◆ What the task requires
Write out nothing except the lines running from the one containing "A forest road rises 2.1" to the last line of the data, exactly as they stand.

+++

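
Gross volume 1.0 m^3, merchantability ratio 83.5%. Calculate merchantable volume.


Formula: MV = V_total * (merchantable_pct / 100)
Merchantable fraction = 83.5% / 100 = 0.835
MV = 1.0 m^3 * 0.835 = 0.835 m^3

0.835


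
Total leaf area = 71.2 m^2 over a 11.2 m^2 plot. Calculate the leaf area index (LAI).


Formula: LAI = total leaf area / ground area  (dimensionless)
LAI = 71.2 m^2 / 11.2 m^2
LAI = 6.36

6.36


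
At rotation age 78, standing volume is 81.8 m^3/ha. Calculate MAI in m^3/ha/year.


Formula: MAI = Total Volume / Stand Age
MAI = 81.8 m^3/ha / 78 years
MAI = 1.05 m^3/ha/year

1.05


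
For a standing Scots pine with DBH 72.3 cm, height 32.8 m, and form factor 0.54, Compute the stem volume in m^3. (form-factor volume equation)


Formula: V = pi * (DBH/200)^2 * H * ff
Radius = DBH/200 = 72.3/200 = 0.3615 m
Radius^2 = 0.3615^2 = 0.13068225 m^2
V = pi * 0.13068225 * 32.8 * 0.54
V = 7.272 m^3

7.272


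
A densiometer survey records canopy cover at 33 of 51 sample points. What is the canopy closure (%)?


Formula: Canopy closure = covered points / total points * 100
Closure = 33 / 51 * 100
Closure = 0.6471 * 100 = 64.7%

64.7


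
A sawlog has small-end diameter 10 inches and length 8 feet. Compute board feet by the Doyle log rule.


Doyle: BF = (D - 4)^2 * L / 16
Adjusted diameter = 10 - 4 = 6 in
(D-4)^2 = 6^2 = 36
BF = 36 * 8 / 16 = 18 BF

18


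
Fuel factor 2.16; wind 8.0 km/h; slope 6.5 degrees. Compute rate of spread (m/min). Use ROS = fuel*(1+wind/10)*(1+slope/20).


Formula: ROS = fuel * (1 + wind/10) * (1 + slope/20)
Wind factor = 1 + 8.0/10 = 1.8
Slope factor = 1 + 6.5/20 = 1.325
ROS = 2.16 * 1.8 * 1.325 = 5.15 m/min

5.15


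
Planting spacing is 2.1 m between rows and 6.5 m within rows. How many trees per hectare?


Formula: TPH = 10000 m^2/ha / (spacing_x * spacing_y)
Area per tree = 2.1 m * 6.5 m = 13.65 m^2
TPH = 10000 / 13.65 = 733 trees/ha

733


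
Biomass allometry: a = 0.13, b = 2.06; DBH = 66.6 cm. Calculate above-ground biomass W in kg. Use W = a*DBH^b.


Formula: W = a * DBH^b  (allometric power law)
DBH^b = 66.6^2.06 = 5706.3304
W = 0.13 * 5706.3304 = 741.8 kg

741.8


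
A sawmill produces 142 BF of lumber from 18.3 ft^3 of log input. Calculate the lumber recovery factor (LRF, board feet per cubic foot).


Formula: LRF = Lumber Output (BF) / Log Input (ft^3)
LRF = 142 BF / 18.3 ft^3
LRF = 7.76 BF/ft^3

7.76


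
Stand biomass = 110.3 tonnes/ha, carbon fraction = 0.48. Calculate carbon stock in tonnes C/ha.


Formula: Carbon Stock = Biomass * Carbon Fraction
C = 110.3 t/ha * 0.48
C = 52.9 t C/ha

52.9


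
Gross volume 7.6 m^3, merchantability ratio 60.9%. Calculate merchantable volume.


Formula: MV = V_total * (merchantable_pct / 100)
Merchantable fraction = 60.9% / 100 = 0.609
MV = 7.6 m^3 * 0.609 = 4.628 m^3

4.628


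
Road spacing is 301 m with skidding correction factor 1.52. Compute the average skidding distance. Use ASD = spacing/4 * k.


Formula: ASD = (spacing / 4) * correction
Uncorrected distance = spacing / 4 = 301 / 4 = 75.25 m
ASD = 75.25 * 1.52 = 114 m

114


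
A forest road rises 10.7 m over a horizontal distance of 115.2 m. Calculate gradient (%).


Formula: Gradient = rise / run * 100
Gradient = 10.7 / 115.2 * 100 = 9.3%

9.3


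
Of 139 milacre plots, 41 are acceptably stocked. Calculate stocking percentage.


Formula: Stocking % = stocked plots / total plots * 100
Stocking = 41 / 139 * 100
Stocking = 0.295 * 100 = 29.5%

29.5


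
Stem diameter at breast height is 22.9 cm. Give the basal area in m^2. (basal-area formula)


Formula: BA = pi * (DBH/2)^2 / 10000  (cm^2 to m^2)
Radius = DBH/2 = 22.9/2 = 11.45 cm
BA = pi * 11.45^2 / 10000
   = 411.8707 cm^2 / 10000
   = 0.0412 m^2

0.0412


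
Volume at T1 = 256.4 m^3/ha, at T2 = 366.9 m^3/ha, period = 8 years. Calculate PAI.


Formula: PAI = (V_T2 - V_T1) / (T2 - T1)
Volume increment = 366.9 - 256.4 = 110.5 m^3/ha
PAI = 110.5 / 8 = 13.81 m^3/ha/year

13.81


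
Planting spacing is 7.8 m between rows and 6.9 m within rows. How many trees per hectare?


Formula: TPH = 10000 m^2/ha / (spacing_x * spacing_y)
Area per tree = 7.8 m * 6.9 m = 53.82 m^2
TPH = 10000 / 53.82 = 186 trees/ha

186


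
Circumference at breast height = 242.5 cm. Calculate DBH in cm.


Formula: DBH = C / pi
DBH = 242.5 / pi
pi = 3.14159...
DBH = 77.2 cm

77.2


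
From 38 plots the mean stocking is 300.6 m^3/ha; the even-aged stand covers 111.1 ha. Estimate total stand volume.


Formula: Total Volume = Mean Volume per ha * Total Area
Total Volume = 300.6 m^3/ha * 111.1 ha
Total Volume = 33397 m^3

33397


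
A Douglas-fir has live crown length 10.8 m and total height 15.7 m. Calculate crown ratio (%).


Formula: Crown Ratio = (Crown Length / Total Height) * 100
CR = (10.8 m / 15.7 m) * 100
CR = 0.6879 * 100 = 68.8%

68.8


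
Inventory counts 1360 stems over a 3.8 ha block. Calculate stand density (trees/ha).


Formula: Stand Density = N_trees / Area_ha
Density = 1360 trees / 3.8 ha
Density = 358 trees/ha

358


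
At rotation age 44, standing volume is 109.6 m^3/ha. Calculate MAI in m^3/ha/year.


Formula: MAI = Total Volume / Stand Age
MAI = 109.6 m^3/ha / 44 years
MAI = 2.49 m^3/ha/year

2.49


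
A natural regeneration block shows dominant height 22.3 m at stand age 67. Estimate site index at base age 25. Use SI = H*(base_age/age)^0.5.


Formula: SI = H_dom * (base_age / age)^0.5
Age ratio = 25 / 67 = 0.37313
sqrt(age_ratio) = 0.61085
SI = 22.3 * 0.61085 = 13.6 m

13.6


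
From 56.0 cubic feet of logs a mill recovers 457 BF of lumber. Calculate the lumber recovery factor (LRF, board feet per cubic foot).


Formula: LRF = Lumber Output (BF) / Log Input (ft^3)
LRF = 457 BF / 56.0 ft^3
LRF = 8.16 BF/ft^3

8.16


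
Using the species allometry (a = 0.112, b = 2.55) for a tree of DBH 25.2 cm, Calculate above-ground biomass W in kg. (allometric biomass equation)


Formula: W = a * DBH^b  (allometric power law)
DBH^b = 25.2^2.55 = 3746.0311
W = 0.112 * 3746.0311 = 419.6 kg

419.6


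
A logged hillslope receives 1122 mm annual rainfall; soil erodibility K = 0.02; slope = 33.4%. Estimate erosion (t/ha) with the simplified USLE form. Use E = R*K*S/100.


Formula: E = R * K * S / 100  (simplified USLE)
R * K = 1122 * 0.02 = 22.44
E = 22.44 * 33.4 / 100 = 7.49 t/ha

7.49


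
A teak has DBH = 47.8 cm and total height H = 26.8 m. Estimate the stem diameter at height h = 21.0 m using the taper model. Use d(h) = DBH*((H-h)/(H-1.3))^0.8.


Taper: d(h) = DBH * ((H - h) / (H - 1.3))^0.8
Numerator = H - h = 26.8 - 21.0 = 5.8 m
Denominator = H - 1.3 = 26.8 - 1.3 = 25.5 m
Ratio = 5.8 / 25.5 = 0.22745
d = 47.8 * 0.22745^0.8 = 14.6 cm

14.6


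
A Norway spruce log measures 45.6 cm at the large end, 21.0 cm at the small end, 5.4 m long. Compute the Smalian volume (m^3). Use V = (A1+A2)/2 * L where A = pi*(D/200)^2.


Smalian: V = (A1 + A2)/2 * L,  A = pi*(D/200)^2
A1 = pi*(45.6/200)^2 = 0.163313 m^2
A2 = pi*(21.0/200)^2 = 0.034636 m^2
V = (0.163313+0.034636)/2*5.4 = 0.5345 m^3

0.5345


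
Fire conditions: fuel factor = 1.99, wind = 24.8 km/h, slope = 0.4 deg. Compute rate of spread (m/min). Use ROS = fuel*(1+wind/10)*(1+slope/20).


Formula: ROS = fuel * (1 + wind/10) * (1 + slope/20)
Wind factor = 1 + 24.8/10 = 3.48
Slope factor = 1 + 0.4/20 = 1.02
ROS = 1.99 * 3.48 * 1.02 = 7.06 m/min

7.06


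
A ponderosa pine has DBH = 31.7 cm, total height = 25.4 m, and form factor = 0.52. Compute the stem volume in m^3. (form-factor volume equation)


Formula: V = pi * (DBH/200)^2 * H * ff
Radius = DBH/200 = 31.7/200 = 0.1585 m
Radius^2 = 0.1585^2 = 0.02512225 m^2
V = pi * 0.02512225 * 25.4 * 0.52
V = 1.042 m^3

1.042


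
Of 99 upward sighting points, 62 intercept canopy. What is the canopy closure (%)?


Formula: Canopy closure = covered points / total points * 100
Closure = 62 / 99 * 100
Closure = 0.6263 * 100 = 62.6%

62.6


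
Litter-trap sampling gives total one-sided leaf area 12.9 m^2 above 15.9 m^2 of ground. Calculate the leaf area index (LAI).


Formula: LAI = total leaf area / ground area  (dimensionless)
LAI = 12.9 m^2 / 15.9 m^2
LAI = 0.81

0.81


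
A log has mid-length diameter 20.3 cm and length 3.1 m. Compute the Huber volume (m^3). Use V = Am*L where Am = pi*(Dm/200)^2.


Huber: V = Am * L,  Am = pi*(Dm/200)^2
Am = pi*(20.3/200)^2 = 0.032365 m^2
V = 0.032365*3.1 = 0.1003 m^3

0.1003


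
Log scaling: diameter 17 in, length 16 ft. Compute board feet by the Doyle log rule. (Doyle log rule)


Doyle: BF = (D - 4)^2 * L / 16
Adjusted diameter = 17 - 4 = 13 in
(D-4)^2 = 13^2 = 169
BF = 169 * 16 / 16 = 169 BF

169


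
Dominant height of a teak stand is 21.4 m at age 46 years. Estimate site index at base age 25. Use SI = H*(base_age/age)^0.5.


Formula: SI = H_dom * (base_age / age)^0.5
Age ratio = 25 / 46 = 0.54348
sqrt(age_ratio) = 0.73721
SI = 21.4 * 0.73721 = 15.8 m

15.8


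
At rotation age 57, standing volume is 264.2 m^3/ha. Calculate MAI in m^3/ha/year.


Formula: MAI = Total Volume / Stand Age
MAI = 264.2 m^3/ha / 57 years
MAI = 4.64 m^3/ha/year

4.64


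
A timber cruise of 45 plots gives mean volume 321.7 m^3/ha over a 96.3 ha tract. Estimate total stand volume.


Formula: Total Volume = Mean Volume per ha * Total Area
Total Volume = 321.7 m^3/ha * 96.3 ha
Total Volume = 30980 m^3

30980


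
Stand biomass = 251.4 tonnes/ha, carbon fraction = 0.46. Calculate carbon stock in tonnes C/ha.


Formula: Carbon Stock = Biomass * Carbon Fraction
C = 251.4 t/ha * 0.46
C = 115.6 t C/ha

115.6


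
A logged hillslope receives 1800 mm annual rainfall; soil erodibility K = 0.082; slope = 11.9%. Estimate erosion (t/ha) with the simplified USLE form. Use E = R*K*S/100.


Formula: E = R * K * S / 100  (simplified USLE)
R * K = 1800 * 0.082 = 147.6
E = 147.6 * 11.9 / 100 = 17.56 t/ha

17.56


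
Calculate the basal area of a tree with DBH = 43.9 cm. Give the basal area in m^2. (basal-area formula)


Formula: BA = pi * (DBH/2)^2 / 10000  (cm^2 to m^2)
Radius = DBH/2 = 43.9/2 = 21.95 cm
BA = pi * 21.95^2 / 10000
   = 1513.6272 cm^2 / 10000
   = 0.1514 m^2

0.1514


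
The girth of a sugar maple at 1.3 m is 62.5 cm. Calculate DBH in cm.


Formula: DBH = C / pi
DBH = 62.5 / pi
pi = 3.14159...
DBH = 19.9 cm

19.9


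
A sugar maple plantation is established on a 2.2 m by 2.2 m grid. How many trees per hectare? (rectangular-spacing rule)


Formula: TPH = 10000 m^2/ha / (spacing_x * spacing_y)
Area per tree = 2.2 m * 2.2 m = 4.84 m^2
TPH = 10000 / 4.84 = 2066 trees/ha

2066


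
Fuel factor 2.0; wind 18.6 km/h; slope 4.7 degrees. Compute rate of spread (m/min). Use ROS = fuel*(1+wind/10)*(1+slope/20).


Formula: ROS = fuel * (1 + wind/10) * (1 + slope/20)
Wind factor = 1 + 18.6/10 = 2.86
Slope factor = 1 + 4.7/20 = 1.235
ROS = 2.0 * 2.86 * 1.235 = 7.06 m/min

7.06


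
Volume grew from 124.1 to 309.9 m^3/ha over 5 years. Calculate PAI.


Formula: PAI = (V_T2 - V_T1) / (T2 - T1)
Volume increment = 309.9 - 124.1 = 185.8 m^3/ha
PAI = 185.8 / 5 = 37.16 m^3/ha/year

37.16


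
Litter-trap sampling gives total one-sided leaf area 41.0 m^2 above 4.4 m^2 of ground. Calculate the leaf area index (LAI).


Formula: LAI = total leaf area / ground area  (dimensionless)
LAI = 41.0 m^2 / 4.4 m^2
LAI = 9.32

9.32


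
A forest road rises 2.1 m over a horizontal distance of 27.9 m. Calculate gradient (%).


Formula: Gradient = rise / run * 100
Gradient = 2.1 / 27.9 * 100 = 7.5%

7.5


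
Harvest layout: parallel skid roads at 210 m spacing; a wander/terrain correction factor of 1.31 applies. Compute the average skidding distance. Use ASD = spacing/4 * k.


Formula: ASD = (spacing / 4) * correction
Uncorrected distance = spacing / 4 = 210 / 4 = 52.5 m
ASD = 52.5 * 1.31 = 69 m

69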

+++

◆ Exercise output
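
A forest road rises 2.1 m over a horizontal distance of 27.9 m. Calculate gradient (%).


Formula: Gradient = rise / run * 100
Gradient = 2.1 / 27.9 * 100 = 7.5%

7.5


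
Harvest layout: parallel skid roads at 210 m spacing; a wander/terrain correction factor of 1.31 applies. Compute the average skidding distance. Use ASD = spacing/4 * k.


Formula: ASD = (spacing / 4) * correction
Uncorrected distance = spacing / 4 = 210 / 4 = 52.5 m
ASD = 52.5 * 1.31 = 69 m

69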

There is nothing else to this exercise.